[Stored data entries]
-- Opening Marker --
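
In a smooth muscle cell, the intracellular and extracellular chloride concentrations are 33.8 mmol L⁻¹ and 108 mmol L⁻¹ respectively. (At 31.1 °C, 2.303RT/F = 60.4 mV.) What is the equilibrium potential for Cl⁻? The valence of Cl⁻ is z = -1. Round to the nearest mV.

E = (60.4/z) · log₁₀([Cl⁻]_out/[Cl⁻]_in) with z = -1.
For an anion, dividing by z = -1 reverses the sign.
= (60.4/-1) · log₁₀(108/33.8) = -60.40 · log₁₀(3.195)
= -60.40 · (0.5045) = -30.47 mV

-30 mV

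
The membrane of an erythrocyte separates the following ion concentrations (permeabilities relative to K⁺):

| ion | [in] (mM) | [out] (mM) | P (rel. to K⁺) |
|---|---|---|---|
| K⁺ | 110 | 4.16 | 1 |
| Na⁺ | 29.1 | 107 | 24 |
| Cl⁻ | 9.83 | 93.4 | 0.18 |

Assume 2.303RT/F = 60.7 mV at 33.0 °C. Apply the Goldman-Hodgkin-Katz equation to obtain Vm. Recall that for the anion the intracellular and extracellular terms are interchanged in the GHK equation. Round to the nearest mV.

Vm = 60.7 · log₁₀[(Σ P·[cation]ₒ + Σ P·[anion]ᵢ) / (Σ P·[cation]ᵢ + Σ P·[anion]ₒ)]
Numerator = 1×4.16 + 24×107 + 0.18×9.83 = 2574
Denominator = 1×110 + 24×29.1 + 0.18×93.4 = 825.2
Vm = 60.7 · log₁₀(3.1191) = 60.7 × (0.4940) = 29.99 mV

30 mV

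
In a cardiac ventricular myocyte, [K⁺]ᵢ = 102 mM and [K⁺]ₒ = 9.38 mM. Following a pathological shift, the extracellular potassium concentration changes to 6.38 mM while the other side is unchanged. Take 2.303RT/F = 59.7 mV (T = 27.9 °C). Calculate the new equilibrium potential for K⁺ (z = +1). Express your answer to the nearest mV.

-72 mV

After the shift: [K⁺]_out = 6.38, [K⁺]_in = 102 mM.
E_new = (59.7/1)·log₁₀(6.38/102) = 59.70 · (-1.2038) = -71.87 mV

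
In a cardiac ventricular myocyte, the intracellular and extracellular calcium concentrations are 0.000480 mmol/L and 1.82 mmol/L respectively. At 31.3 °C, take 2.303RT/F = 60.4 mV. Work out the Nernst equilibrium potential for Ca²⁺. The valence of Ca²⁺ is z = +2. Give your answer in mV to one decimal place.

E = (60.4/z) · log₁₀([Ca²⁺]_out/[Ca²⁺]_in) with z = +2.
= (60.4/2) · log₁₀(1.82/0.000480) = 30.20 · log₁₀(3792)
= 30.20 · (3.5788) = 108.08 mV

108.1 mV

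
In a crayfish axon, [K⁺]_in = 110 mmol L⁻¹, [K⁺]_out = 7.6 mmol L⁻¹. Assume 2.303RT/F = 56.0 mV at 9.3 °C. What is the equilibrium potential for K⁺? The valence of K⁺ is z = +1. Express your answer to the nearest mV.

-65 mV

E = (56.0/z) · log₁₀([K⁺]_out/[K⁺]_in) with z = +1.
= (56.0/1) · log₁₀(7.6/110) = 56.00 · log₁₀(0.06909)
= 56.00 · (-1.1606) = -64.99 mV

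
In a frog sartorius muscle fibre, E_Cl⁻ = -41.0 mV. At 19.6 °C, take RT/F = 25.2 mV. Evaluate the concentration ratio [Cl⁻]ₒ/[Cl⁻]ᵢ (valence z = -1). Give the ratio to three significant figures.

5.09

ln([out]/[in]) = E·z/(25.2) = -41.0 × -1 / 25.2 = 1.6270
[out]/[in] = e^(1.6270) = 5.089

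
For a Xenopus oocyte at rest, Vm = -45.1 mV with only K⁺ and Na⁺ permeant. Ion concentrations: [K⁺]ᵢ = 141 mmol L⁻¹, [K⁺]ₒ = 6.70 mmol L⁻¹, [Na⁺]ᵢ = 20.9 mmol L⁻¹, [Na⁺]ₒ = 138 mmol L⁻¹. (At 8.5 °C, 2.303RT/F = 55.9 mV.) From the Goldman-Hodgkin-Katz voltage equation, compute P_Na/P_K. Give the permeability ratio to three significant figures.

0.114

Let α = P_Na/P_K. GHK: Vm = 55.9·log₁₀[(Kₒ + α·Naₒ)/(Kᵢ + α·Naᵢ)].
10^(Vm/55.9) = 10^(-45.1/55.9) = 0.15603
So 0.15603·(Kᵢ + α·Naᵢ) = Kₒ + α·Naₒ → α = (0.15603·141.0 − 6.7) / (138.0 − 0.15603·20.9)
α = (22 − 6.7) / (138.0 − 3.261) = 15.3/134.7 = 0.1136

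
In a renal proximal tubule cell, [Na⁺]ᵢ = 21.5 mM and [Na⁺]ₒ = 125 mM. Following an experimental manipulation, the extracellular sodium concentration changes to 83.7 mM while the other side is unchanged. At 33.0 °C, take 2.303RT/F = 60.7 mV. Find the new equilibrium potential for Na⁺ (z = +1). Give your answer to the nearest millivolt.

36 mV

After the shift: [Na⁺]_out = 83.7, [Na⁺]_in = 21.5 mM.
E_new = (60.7/1)·log₁₀(83.7/21.5) = 60.70 · (0.5903) = 35.83 mV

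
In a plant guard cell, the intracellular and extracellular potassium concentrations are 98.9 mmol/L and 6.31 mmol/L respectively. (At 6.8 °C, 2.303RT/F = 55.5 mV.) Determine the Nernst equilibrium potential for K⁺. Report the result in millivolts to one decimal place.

-66.3 mV

E = (55.5/z) · log₁₀([K⁺]_out/[K⁺]_in) with z = +1.
= (55.5/1) · log₁₀(6.31/98.9) = 55.50 · log₁₀(0.0638)
= 55.50 · (-1.1952) = -66.33 mV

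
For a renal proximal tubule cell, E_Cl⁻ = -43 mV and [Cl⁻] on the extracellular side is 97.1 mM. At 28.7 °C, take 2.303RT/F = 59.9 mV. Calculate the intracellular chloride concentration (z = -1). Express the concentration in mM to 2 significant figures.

Nernst: E = (59.9/-1) · log₁₀([out]/[in]), so log₁₀([out]/[in]) = -43.0 × -1 / 59.9 = 0.7179.
[out]/[in] = 10^(0.7179) = 5.222.
[in] = 97.1 / 5.222 = 18.59 mM.

19 mM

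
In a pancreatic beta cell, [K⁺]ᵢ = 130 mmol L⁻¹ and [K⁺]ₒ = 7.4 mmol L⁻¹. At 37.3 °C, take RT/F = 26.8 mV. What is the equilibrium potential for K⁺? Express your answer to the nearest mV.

E = (26.8/z) · ln([K⁺]_out/[K⁺]_in) with z = +1.
= (26.8/1) · ln(7.4/130) = 26.80 · ln(0.05692)
= 26.80 · (-2.8661) = -76.81 mV

-77 mV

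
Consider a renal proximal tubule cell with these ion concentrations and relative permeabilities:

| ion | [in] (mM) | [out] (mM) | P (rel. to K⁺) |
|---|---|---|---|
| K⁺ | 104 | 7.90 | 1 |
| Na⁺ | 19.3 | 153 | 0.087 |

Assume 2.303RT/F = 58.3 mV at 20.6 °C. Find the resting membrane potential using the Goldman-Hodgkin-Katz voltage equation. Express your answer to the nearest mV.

Vm = 58.3 · log₁₀[(Σ P·[cation]ₒ + Σ P·[anion]ᵢ) / (Σ P·[cation]ᵢ + Σ P·[anion]ₒ)]
Numerator = 1×7.90 + 0.087×153 = 21.21
Denominator = 1×104 + 0.087×19.3 = 105.7
Vm = 58.3 · log₁₀(0.20071) = 58.3 × (-0.6974) = -40.66 mV

-41 mV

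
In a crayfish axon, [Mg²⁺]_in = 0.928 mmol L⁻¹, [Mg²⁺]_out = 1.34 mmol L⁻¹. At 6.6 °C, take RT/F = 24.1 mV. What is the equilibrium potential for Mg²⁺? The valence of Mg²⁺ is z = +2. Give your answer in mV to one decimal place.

E = (24.1/z) · ln([Mg²⁺]_out/[Mg²⁺]_in) with z = +2.
= (24.1/2) · ln(1.34/0.928) = 12.05 · ln(1.444)
= 12.05 · (0.3674) = 4.43 mV

4.4 mV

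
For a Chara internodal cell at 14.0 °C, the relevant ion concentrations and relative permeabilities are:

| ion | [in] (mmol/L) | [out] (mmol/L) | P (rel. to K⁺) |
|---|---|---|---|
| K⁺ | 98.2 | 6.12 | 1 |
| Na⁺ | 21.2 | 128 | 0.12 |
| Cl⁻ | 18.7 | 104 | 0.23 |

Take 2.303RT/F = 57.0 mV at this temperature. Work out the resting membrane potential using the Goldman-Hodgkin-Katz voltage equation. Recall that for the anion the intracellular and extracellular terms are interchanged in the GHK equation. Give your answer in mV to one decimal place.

Vm = 57.0 · log₁₀[(Σ P·[cation]ₒ + Σ P·[anion]ᵢ) / (Σ P·[cation]ᵢ + Σ P·[anion]ₒ)]
Numerator = 1×6.12 + 0.12×128 + 0.23×18.7 = 25.78
Denominator = 1×98.2 + 0.12×21.2 + 0.23×104 = 124.7
Vm = 57.0 · log₁₀(0.2068) = 57.0 × (-0.6844) = -39.01 mV

-39.0 mV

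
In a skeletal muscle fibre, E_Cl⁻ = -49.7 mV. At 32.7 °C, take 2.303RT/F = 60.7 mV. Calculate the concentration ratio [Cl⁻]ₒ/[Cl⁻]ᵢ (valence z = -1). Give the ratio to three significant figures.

6.59

log₁₀([out]/[in]) = E·z/(60.7) = -49.7 × -1 / 60.7 = 0.8188
[out]/[in] = 10^(0.8188) = 6.588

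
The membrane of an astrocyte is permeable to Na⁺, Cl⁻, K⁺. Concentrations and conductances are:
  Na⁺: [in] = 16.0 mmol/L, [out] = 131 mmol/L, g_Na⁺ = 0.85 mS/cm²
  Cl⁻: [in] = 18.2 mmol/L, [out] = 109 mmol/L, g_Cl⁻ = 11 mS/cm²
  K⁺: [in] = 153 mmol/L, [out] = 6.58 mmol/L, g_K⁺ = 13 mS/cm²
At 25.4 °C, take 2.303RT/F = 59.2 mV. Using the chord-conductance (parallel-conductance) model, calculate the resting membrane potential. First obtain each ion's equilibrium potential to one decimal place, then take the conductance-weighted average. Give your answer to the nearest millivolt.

E_Na⁺ = (59.2/1)·log₁₀(131/16.0) = 54.1 mV
E_Cl⁻ = (59.2/-1)·log₁₀(109/18.2) = -46.0 mV
E_K⁺ = (59.2/1)·log₁₀(6.58/153) = -80.9 mV
Vm = (Σ gᵢEᵢ)/(Σ gᵢ) = (0.85·54.1 + 11·-46.0 + 13·-80.9) / (0.85 + 11 + 13)
= -1511.72 / 24.85 = -60.83 mV

-61 mV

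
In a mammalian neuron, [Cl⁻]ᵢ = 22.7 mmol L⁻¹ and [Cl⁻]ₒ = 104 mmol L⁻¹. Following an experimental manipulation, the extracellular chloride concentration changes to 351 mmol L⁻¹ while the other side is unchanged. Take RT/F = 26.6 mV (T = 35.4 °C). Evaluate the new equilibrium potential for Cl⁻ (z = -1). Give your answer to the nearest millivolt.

After the shift: [Cl⁻]_out = 351, [Cl⁻]_in = 22.7 mmol L⁻¹.
E_new = (26.6/-1)·ln(351/22.7) = -26.60 · (2.7384) = -72.84 mV

-73 mV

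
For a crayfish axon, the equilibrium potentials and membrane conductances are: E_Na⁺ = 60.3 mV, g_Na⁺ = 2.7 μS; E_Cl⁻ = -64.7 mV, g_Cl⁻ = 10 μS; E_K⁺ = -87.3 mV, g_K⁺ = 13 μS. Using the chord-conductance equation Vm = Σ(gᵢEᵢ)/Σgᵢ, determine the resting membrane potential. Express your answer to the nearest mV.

Σ gᵢEᵢ = 2.7·(60.3) + 10·(-64.7) + 13·(-87.3) = -1619.09
Σ gᵢ = 2.7 + 10 + 13 = 25.7
Vm = -1619.09 / 25.7 = -63.00 mV

-63 mV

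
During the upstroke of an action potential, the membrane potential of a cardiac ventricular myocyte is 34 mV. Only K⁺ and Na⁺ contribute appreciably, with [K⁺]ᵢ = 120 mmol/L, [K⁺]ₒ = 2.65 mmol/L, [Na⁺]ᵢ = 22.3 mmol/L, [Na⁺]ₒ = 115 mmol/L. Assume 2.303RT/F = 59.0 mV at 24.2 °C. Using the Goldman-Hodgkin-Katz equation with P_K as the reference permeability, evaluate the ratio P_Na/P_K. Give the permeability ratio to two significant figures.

Let α = P_Na/P_K. GHK: Vm = 59.0·log₁₀[(Kₒ + α·Naₒ)/(Kᵢ + α·Naᵢ)].
10^(Vm/59.0) = 10^(34.0/59.0) = 3.7694
So 3.7694·(Kᵢ + α·Naᵢ) = Kₒ + α·Naₒ → α = (3.7694·120.0 − 2.65) / (115.0 − 3.7694·22.3)
α = (452.3 − 2.65) / (115.0 − 84.06) = 449.7/30.94 = 14.53

15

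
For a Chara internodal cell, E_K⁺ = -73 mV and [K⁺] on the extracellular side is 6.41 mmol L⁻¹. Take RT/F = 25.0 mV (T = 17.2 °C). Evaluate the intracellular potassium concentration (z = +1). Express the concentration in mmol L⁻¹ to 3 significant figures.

119 mmol L⁻¹

Nernst: E = (25.0/1) · ln([out]/[in]), so ln([out]/[in]) = -73.0 × 1 / 25.0 = -2.9200.
[out]/[in] = e^(-2.9200) = 0.05393.
[in] = 6.41 / 0.05393 = 118.8 mmol L⁻¹.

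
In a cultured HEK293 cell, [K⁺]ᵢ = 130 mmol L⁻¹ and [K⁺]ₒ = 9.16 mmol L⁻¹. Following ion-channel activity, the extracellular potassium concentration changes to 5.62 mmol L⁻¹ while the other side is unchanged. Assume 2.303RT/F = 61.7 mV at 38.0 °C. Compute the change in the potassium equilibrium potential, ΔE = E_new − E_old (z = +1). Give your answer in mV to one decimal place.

E_old = (61.7/1)·log₁₀(9.16/130) = -71.08 mV
E_new = (61.7/1)·log₁₀(5.62/130) = -84.17 mV
ΔE = -84.17 − (-71.08) = -13.09 mV

-13.1 mV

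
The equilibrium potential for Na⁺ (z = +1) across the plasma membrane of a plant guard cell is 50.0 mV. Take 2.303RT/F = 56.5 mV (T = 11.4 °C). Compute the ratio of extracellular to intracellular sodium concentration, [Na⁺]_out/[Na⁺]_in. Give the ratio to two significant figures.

log₁₀([out]/[in]) = E·z/(56.5) = 50.0 × 1 / 56.5 = 0.8850
[out]/[in] = 10^(0.8850) = 7.673

7.7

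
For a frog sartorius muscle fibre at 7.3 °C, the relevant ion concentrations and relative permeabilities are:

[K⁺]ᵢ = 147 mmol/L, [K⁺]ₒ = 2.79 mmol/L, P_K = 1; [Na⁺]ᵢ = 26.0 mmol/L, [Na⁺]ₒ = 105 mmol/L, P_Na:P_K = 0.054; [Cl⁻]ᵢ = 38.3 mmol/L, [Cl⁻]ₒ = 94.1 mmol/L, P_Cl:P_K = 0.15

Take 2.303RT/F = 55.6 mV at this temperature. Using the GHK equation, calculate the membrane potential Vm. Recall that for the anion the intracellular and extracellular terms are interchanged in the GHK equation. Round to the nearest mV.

-59 mV

Vm = 55.6 · log₁₀[(Σ P·[cation]ₒ + Σ P·[anion]ᵢ) / (Σ P·[cation]ᵢ + Σ P·[anion]ₒ)]
Numerator = 1×2.79 + 0.054×105 + 0.15×38.3 = 14.21
Denominator = 1×147 + 0.054×26.0 + 0.15×94.1 = 162.5
Vm = 55.6 · log₁₀(0.087405) = 55.6 × (-1.0585) = -58.85 mV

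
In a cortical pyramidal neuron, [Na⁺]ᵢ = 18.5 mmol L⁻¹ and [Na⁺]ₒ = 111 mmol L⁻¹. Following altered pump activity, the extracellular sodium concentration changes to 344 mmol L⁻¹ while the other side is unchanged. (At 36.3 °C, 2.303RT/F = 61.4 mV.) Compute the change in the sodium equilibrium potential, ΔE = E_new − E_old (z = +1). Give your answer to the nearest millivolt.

30 mV

E_old = (61.4/1)·log₁₀(111/18.5) = 47.78 mV
E_new = (61.4/1)·log₁₀(344/18.5) = 77.94 mV
ΔE = 77.94 − (47.78) = 30.16 mV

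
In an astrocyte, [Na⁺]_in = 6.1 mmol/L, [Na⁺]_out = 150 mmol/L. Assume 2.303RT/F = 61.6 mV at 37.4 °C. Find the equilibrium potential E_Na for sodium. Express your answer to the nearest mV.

E = (61.6/z) · log₁₀([Na⁺]_out/[Na⁺]_in) with z = +1.
= (61.6/1) · log₁₀(150/6.1) = 61.60 · log₁₀(24.59)
= 61.60 · (1.3908) = 85.67 mV

86 mV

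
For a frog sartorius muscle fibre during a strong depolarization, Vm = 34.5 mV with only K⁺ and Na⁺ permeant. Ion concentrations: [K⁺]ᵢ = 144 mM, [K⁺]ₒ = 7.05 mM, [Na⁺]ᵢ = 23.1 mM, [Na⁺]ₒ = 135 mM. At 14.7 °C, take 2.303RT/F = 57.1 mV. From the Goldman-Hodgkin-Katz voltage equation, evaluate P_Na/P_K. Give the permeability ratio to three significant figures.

13.6

Let α = P_Na/P_K. GHK: Vm = 57.1·log₁₀[(Kₒ + α·Naₒ)/(Kᵢ + α·Naᵢ)].
10^(Vm/57.1) = 10^(34.5/57.1) = 4.0198
So 4.0198·(Kᵢ + α·Naᵢ) = Kₒ + α·Naₒ → α = (4.0198·144.0 − 7.05) / (135.0 − 4.0198·23.1)
α = (578.8 − 7.05) / (135.0 − 92.86) = 571.8/42.14 = 13.57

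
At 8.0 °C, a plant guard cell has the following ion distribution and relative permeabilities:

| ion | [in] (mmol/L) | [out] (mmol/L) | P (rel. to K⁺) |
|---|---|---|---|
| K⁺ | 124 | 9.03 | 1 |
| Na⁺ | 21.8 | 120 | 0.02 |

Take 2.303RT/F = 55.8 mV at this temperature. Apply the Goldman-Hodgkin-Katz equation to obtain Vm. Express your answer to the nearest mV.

Vm = 55.8 · log₁₀[(Σ P·[cation]ₒ + Σ P·[anion]ᵢ) / (Σ P·[cation]ᵢ + Σ P·[anion]ₒ)]
Numerator = 1×9.03 + 0.02×120 = 11.43
Denominator = 1×124 + 0.02×21.8 = 124.4
Vm = 55.8 · log₁₀(0.091854) = 55.8 × (-1.0369) = -57.86 mV

-58 mV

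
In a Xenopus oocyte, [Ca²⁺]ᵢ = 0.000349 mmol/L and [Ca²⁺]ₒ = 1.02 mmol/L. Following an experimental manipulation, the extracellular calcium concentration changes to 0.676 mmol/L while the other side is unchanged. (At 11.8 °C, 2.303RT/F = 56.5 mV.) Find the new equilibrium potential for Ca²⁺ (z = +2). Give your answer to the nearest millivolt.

After the shift: [Ca²⁺]_out = 0.676, [Ca²⁺]_in = 0.000349 mmol/L.
E_new = (56.5/2)·log₁₀(0.676/0.000349) = 28.25 · (3.2871) = 92.86 mV

93 mV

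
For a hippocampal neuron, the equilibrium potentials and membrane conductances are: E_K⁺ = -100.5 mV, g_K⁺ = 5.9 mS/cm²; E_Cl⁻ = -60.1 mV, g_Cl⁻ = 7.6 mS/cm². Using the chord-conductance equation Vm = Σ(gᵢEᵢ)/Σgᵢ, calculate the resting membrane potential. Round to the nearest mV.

-78 mV

Σ gᵢEᵢ = 5.9·(-100.5) + 7.6·(-60.1) = -1049.71
Σ gᵢ = 5.9 + 7.6 = 13.5
Vm = -1049.71 / 13.5 = -77.76 mV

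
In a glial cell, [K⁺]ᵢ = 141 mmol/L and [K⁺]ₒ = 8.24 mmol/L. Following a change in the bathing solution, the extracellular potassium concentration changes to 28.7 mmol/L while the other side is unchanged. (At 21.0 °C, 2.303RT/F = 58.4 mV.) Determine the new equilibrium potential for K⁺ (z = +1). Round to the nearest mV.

After the shift: [K⁺]_out = 28.7, [K⁺]_in = 141 mmol/L.
E_new = (58.4/1)·log₁₀(28.7/141) = 58.40 · (-0.6913) = -40.37 mV

-40 mV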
-- Closing Marker --
● **EXERCISE DIRECTIONS**:
For each line above that contains "relevant", make a copy.

● **EXERCISE RESULT**:
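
For a Chara internodal cell at 14.0 °C, the relevant ion concentrations and relative permeabilities are:
For a frog sartorius muscle fibre at 7.3 °C, the relevant ion concentrations and relative permeabilities are: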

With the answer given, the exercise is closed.